Stored items

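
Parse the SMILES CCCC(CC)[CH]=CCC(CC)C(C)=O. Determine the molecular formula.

C14H26O

Walk through each heavy atom and fill implicit hydrogens from standard valence (C 4, N 3, O 2, S 2, halogen 1):
  atom 1: C, bond orders sum to 1 (valence 4) → 3 H
  atom 2: C, bond orders sum to 2 (valence 4) → 2 H
  atom 3: C, bond orders sum to 2 (valence 4) → 2 H
  atom 4: C, bond orders sum to 3 (valence 4) → 1 H
  atom 5: C, bond orders sum to 2 (valence 4) → 2 H
  atom 6: C, bond orders sum to 1 (valence 4) → 3 H
  atom 7: C with explicit H count 1
  atom 8: C, bond orders sum to 3 (valence 4) → 1 H
  atom 9: C, bond orders sum to 2 (valence 4) → 2 H
  atom 10: C, bond orders sum to 3 (valence 4) → 1 H
  atom 11: C, bond orders sum to 2 (valence 4) → 2 H
  atom 12: C, bond orders sum to 1 (valence 4) → 3 H
  atom 13: C, bond orders sum to 4 (valence 4) → 0 H
  atom 14: C, bond orders sum to 1 (valence 4) → 3 H
  atom 15: O, bond orders sum to 2 (valence 2) → 0 H
Totals → C:14, H:26, O:1.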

[Exercise]
Every line of the data must appear again in the answer, exactly as written.

[Problem solution]
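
Parse the SMILES CCCC(CC)[CH]=CCC(CC)C(C)=O. Determine the molecular formula.

C14H26O

Walk through each heavy atom and fill implicit hydrogens from standard valence (C 4, N 3, O 2, S 2, halogen 1):
  atom 1: C, bond orders sum to 1 (valence 4) → 3 H
  atom 2: C, bond orders sum to 2 (valence 4) → 2 H
  atom 3: C, bond orders sum to 2 (valence 4) → 2 H
  atom 4: C, bond orders sum to 3 (valence 4) → 1 H
  atom 5: C, bond orders sum to 2 (valence 4) → 2 H
  atom 6: C, bond orders sum to 1 (valence 4) → 3 H
  atom 7: C with explicit H count 1
  atom 8: C, bond orders sum to 3 (valence 4) → 1 H
  atom 9: C, bond orders sum to 2 (valence 4) → 2 H
  atom 10: C, bond orders sum to 3 (valence 4) → 1 H
  atom 11: C, bond orders sum to 2 (valence 4) → 2 H
  atom 12: C, bond orders sum to 1 (valence 4) → 3 H
  atom 13: C, bond orders sum to 4 (valence 4) → 0 H
  atom 14: C, bond orders sum to 1 (valence 4) → 3 H
  atom 15: O, bond orders sum to 2 (valence 2) → 0 H
Totals → C:14, H:26, O:1.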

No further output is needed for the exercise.